Problem details — Transcribe the material from its first line onward, ending with the line that contains "Answer: -30044" and adding nothing beyond it.

Task input —
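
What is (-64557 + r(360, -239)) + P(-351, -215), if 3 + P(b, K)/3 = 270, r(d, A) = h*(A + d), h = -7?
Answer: -64603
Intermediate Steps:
r(d, A) = -7*A - 7*d (r(d, A) = -7*(A + d) = -7*A - 7*d)
P(b, K) = 801 (P(b, K) = -9 + 3*270 = -9 + 810 = 801)
(-64557 + r(360, -239)) + P(-351, -215) = (-64557 + (-7*(-239) - 7*360)) + 801 = (-64557 + (1673 - 2520)) + 801 = (-64557 - 847) + 801 = -65404 + 801 = -64603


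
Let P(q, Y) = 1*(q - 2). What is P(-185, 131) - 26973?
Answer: -27160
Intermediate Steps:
P(q, Y) = -2 + q (P(q, Y) = 1*(-2 + q) = -2 + q)
P(-185, 131) - 26973 = (-2 - 185) - 26973 = -187 - 26973 = -27160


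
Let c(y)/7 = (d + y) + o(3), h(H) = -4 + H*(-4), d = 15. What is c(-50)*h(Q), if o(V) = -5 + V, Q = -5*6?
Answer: -30044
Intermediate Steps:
Q = -30
h(H) = -4 - 4*H
c(y) = 91 + 7*y (c(y) = 7*((15 + y) + (-5 + 3)) = 7*((15 + y) - 2) = 7*(13 + y) = 91 + 7*y)
c(-50)*h(Q) = (91 + 7*(-50))*(-4 - 4*(-30)) = (91 - 350)*(-4 + 120) = -259*116 = -30044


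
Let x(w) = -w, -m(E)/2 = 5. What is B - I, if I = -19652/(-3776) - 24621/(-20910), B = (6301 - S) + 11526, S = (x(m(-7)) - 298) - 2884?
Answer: 69062354651/3289840 ≈ 20993.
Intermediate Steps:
m(E) = -10 (m(E) = -2*5 = -10)
S = -3172 (S = (-1*(-10) - 298) - 2884 = (10 - 298) - 2884 = -288 - 2884 = -3172)
B = 20999 (B = (6301 - 1*(-3172)) + 11526 = (6301 + 3172) + 11526 = 9473 + 11526 = 20999)
I = 20995509/3289840 (I = -19652*(-1/3776) - 24621*(-1/20910) = 4913/944 + 8207/6970 = 20995509/3289840 ≈ 6.3819)
B - I = 20999 - 1*20995509/3289840 = 20999 - 20995509/3289840 = 69062354651/3289840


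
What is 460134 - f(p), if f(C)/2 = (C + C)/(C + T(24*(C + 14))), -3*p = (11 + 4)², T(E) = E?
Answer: 236048642/513 ≈ 4.6013e+5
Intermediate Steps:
p = -75 (p = -(11 + 4)²/3 = -⅓*15² = -⅓*225 = -75)
f(C) = 4*C/(336 + 25*C) (f(C) = 2*((C + C)/(C + 24*(C + 14))) = 2*((2*C)/(C + 24*(14 + C))) = 2*((2*C)/(C + (336 + 24*C))) = 2*((2*C)/(336 + 25*C)) = 2*(2*C/(336 + 25*C)) = 4*C/(336 + 25*C))
460134 - f(p) = 460134 - 4*(-75)/(336 + 25*(-75)) = 460134 - 4*(-75)/(336 - 1875) = 460134 - 4*(-75)/(-1539) = 460134 - 4*(-75)*(-1)/1539 = 460134 - 1*100/513 = 460134 - 100/513 = 236048642/513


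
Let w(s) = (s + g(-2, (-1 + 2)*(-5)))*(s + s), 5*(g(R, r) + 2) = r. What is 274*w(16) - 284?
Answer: 113700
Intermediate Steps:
g(R, r) = -2 + r/5
w(s) = 2*s*(-3 + s) (w(s) = (s + (-2 + ((-1 + 2)*(-5))/5))*(s + s) = (s + (-2 + (1*(-5))/5))*(2*s) = (s + (-2 + (⅕)*(-5)))*(2*s) = (s + (-2 - 1))*(2*s) = (s - 3)*(2*s) = (-3 + s)*(2*s) = 2*s*(-3 + s))
274*w(16) - 284 = 274*(2*16*(-3 + 16)) - 284 = 274*(2*16*13) - 284 = 274*416 - 284 = 113984 - 284 = 113700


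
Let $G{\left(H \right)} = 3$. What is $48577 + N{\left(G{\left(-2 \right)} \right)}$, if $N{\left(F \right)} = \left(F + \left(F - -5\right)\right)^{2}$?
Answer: $48698$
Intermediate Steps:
$N{\left(F \right)} = \left(5 + 2 F\right)^{2}$ ($N{\left(F \right)} = \left(F + \left(F + 5\right)\right)^{2} = \left(F + \left(5 + F\right)\right)^{2} = \left(5 + 2 F\right)^{2}$)
$48577 + N{\left(G{\left(-2 \right)} \right)} = 48577 + \left(5 + 2 \cdot 3\right)^{2} = 48577 + \left(5 + 6\right)^{2} = 48577 + 11^{2} = 48577 + 121 = 48698$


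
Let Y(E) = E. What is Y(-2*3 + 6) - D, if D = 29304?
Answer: -29304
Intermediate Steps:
Y(-2*3 + 6) - D = (-2*3 + 6) - 1*29304 = (-6 + 6) - 29304 = 0 - 29304 = -29304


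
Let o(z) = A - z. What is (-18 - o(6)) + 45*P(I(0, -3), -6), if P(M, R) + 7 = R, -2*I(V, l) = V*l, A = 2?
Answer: -599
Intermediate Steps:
o(z) = 2 - z
I(V, l) = -V*l/2
P(M, R) = -7 + R
(-18 - o(6)) + 45*P(I(0, -3), -6) = (-18 - (2 - 1*6)) + 45*(-7 - 6) = (-18 - (2 - 6)) + 45*(-13) = (-18 - 1*(-4)) - 585 = (-18 + 4) - 585 = -14 - 585 = -599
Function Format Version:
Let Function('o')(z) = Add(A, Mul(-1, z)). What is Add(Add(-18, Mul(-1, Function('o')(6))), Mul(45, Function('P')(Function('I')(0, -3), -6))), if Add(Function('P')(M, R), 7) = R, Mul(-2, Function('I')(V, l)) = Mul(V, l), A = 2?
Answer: -599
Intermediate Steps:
Function('o')(z) = Add(2, Mul(-1, z))
Function('I')(V, l) = Mul(Rational(-1, 2), V, l) (Function('I')(V, l) = Mul(Rational(-1, 2), Mul(V, l)) = Mul(Rational(-1, 2), V, l))
Function('P')(M, R) = Add(-7, R)
Add(Add(-18, Mul(-1, Function('o')(6))), Mul(45, Function('P')(Function('I')(0, -3), -6))) = Add(Add(-18, Mul(-1, Add(2, Mul(-1, 6)))), Mul(45, Add(-7, -6))) = Add(Add(-18, Mul(-1, Add(2, -6))), Mul(45, -13)) = Add(Add(-18, Mul(-1, -4)), -585) = Add(Add(-18, 4), -585) = Add(-14, -585) = -599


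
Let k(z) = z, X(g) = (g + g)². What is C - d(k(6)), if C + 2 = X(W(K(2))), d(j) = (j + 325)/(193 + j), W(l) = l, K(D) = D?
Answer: 2455/199 ≈ 12.337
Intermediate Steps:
X(g) = 4*g² (X(g) = (2*g)² = 4*g²)
d(j) = (325 + j)/(193 + j)
C = 14 (C = -2 + 4*2² = -2 + 4*4 = -2 + 16 = 14)
C - d(k(6)) = 14 - (325 + 6)/(193 + 6) = 14 - 331/199 = 2455/199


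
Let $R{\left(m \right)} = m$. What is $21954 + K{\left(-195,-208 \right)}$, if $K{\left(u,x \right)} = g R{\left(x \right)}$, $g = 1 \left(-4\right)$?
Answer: $22786$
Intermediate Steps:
$g = -4$
$K{\left(u,x \right)} = - 4 x$
$21954 + K{\left(-195,-208 \right)} = 21954 - -832 = 21954 + 832 = 22786$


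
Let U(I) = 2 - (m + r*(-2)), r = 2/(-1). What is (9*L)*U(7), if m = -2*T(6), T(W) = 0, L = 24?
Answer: -432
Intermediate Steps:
m = 0 (m = -2*0 = 0)
r = -2 (r = 2*(-1) = -2)
U(I) = -2 (U(I) = 2 - (0 - 2*(-2)) = 2 - (0 + 4) = 2 - 1*4 = 2 - 4 = -2)
(9*L)*U(7) = (9*24)*(-2) = 216*(-2) = -432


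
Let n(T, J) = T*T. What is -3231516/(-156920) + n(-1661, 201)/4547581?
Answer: 3782127661529/178401602630 ≈ 21.200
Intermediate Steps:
n(T, J) = T²
-3231516/(-156920) + n(-1661, 201)/4547581 = -3231516/(-156920) + (-1661)²/4547581 = -3231516*(-1/156920) + 2758921*(1/4547581) = 807879/39230 + 2758921/4547581 = 3782127661529/178401602630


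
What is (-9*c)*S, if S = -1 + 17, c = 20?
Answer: -2880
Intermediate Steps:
S = 16
(-9*c)*S = -9*20*16 = -180*16 = -2880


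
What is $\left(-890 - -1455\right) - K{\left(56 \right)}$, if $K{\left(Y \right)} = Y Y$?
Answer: $-2571$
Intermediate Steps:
$K{\left(Y \right)} = Y^{2}$
$\left(-890 - -1455\right) - K{\left(56 \right)} = \left(-890 - -1455\right) - 56^{2} = \left(-890 + 1455\right) - 3136 = 565 - 3136 = -2571$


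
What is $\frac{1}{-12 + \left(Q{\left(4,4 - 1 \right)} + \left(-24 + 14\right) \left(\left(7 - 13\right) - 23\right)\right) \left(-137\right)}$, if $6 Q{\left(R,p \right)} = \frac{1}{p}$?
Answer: $- \frac{18}{715493} \approx -2.5157 \cdot 10^{-5}$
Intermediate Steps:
$Q{\left(R,p \right)} = \frac{1}{6 p}$
$\frac{1}{-12 + \left(Q{\left(4,4 - 1 \right)} + \left(-24 + 14\right) \left(\left(7 - 13\right) - 23\right)\right) \left(-137\right)} = \frac{1}{-12 + \left(\frac{1}{6 \left(4 - 1\right)} + \left(-24 + 14\right) \left(\left(7 - 13\right) - 23\right)\right) \left(-137\right)} = \frac{1}{-12 + \left(\frac{1}{6 \left(4 - 1\right)} - 10 \left(-6 - 23\right)\right) \left(-137\right)} = \frac{1}{-12 + \left(\frac{1}{6 \cdot 3} - -290\right) \left(-137\right)} = \frac{1}{-12 + \left(\frac{1}{6} \cdot \frac{1}{3} + 290\right) \left(-137\right)} = \frac{1}{-12 + \left(\frac{1}{18} + 290\right) \left(-137\right)} = \frac{1}{-12 + \frac{5221}{18} \left(-137\right)} = \frac{1}{-12 - \frac{715277}{18}} = \frac{1}{- \frac{715493}{18}} = - \frac{18}{715493}$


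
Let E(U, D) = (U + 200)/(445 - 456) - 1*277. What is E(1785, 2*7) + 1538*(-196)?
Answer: -3320960/11 ≈ -3.0191e+5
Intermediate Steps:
E(U, D) = -3247/11 - U/11 (E(U, D) = (200 + U)/(-11) - 277 = (200 + U)*(-1/11) - 277 = (-200/11 - U/11) - 277 = -3247/11 - U/11)
E(1785, 2*7) + 1538*(-196) = (-3247/11 - 1/11*1785) + 1538*(-196) = (-3247/11 - 1785/11) - 301448 = -5032/11 - 301448 = -3320960/11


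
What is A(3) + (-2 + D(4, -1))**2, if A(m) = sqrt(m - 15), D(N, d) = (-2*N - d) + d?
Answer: 100 + 2*I*sqrt(3) ≈ 100.0 + 3.4641*I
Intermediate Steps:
D(N, d) = -2*N (D(N, d) = (-d - 2*N) + d = -2*N)
A(m) = sqrt(-15 + m)
A(3) + (-2 + D(4, -1))**2 = sqrt(-15 + 3) + (-2 - 2*4)**2 = sqrt(-12) + (-2 - 8)**2 = 2*I*sqrt(3) + (-10)**2 = 2*I*sqrt(3) + 100 = 100 + 2*I*sqrt(3)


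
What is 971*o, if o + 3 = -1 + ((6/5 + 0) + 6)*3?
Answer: 85448/5 ≈ 17090.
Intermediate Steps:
o = 88/5 (o = -3 + (-1 + ((6/5 + 0) + 6)*3) = -3 + (-1 + (6/5 + 6)*3) = -3 + (-1 + (36/5)*3) = -3 + (-1 + 108/5) = -3 + 103/5 = 88/5 ≈ 17.600)
971*o = 971*(88/5) = 85448/5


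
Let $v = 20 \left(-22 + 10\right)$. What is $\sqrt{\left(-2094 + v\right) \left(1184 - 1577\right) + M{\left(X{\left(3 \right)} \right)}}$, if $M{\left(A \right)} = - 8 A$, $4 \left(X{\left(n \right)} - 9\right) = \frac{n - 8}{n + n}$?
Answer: $\frac{5 \sqrt{330189}}{3} \approx 957.7$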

Answer to this problem —
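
What is (-64557 + r(360, -239)) + P(-351, -215), if 3 + P(b, K)/3 = 270, r(d, A) = h*(A + d), h = -7?
Answer: -64603
Intermediate Steps:
r(d, A) = -7*A - 7*d (r(d, A) = -7*(A + d) = -7*A - 7*d)
P(b, K) = 801 (P(b, K) = -9 + 3*270 = -9 + 810 = 801)
(-64557 + r(360, -239)) + P(-351, -215) = (-64557 + (-7*(-239) - 7*360)) + 801 = (-64557 + (1673 - 2520)) + 801 = (-64557 - 847) + 801 = -65404 + 801 = -64603


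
Let P(q, Y) = 1*(q - 2). What is P(-185, 131) - 26973?
Answer: -27160
Intermediate Steps:
P(q, Y) = -2 + q (P(q, Y) = 1*(-2 + q) = -2 + q)
P(-185, 131) - 26973 = (-2 - 185) - 26973 = -187 - 26973 = -27160


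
Let c(y)/7 = (d + y) + o(3), h(H) = -4 + H*(-4), d = 15. What is c(-50)*h(Q), if o(V) = -5 + V, Q = -5*6?
Answer: -30044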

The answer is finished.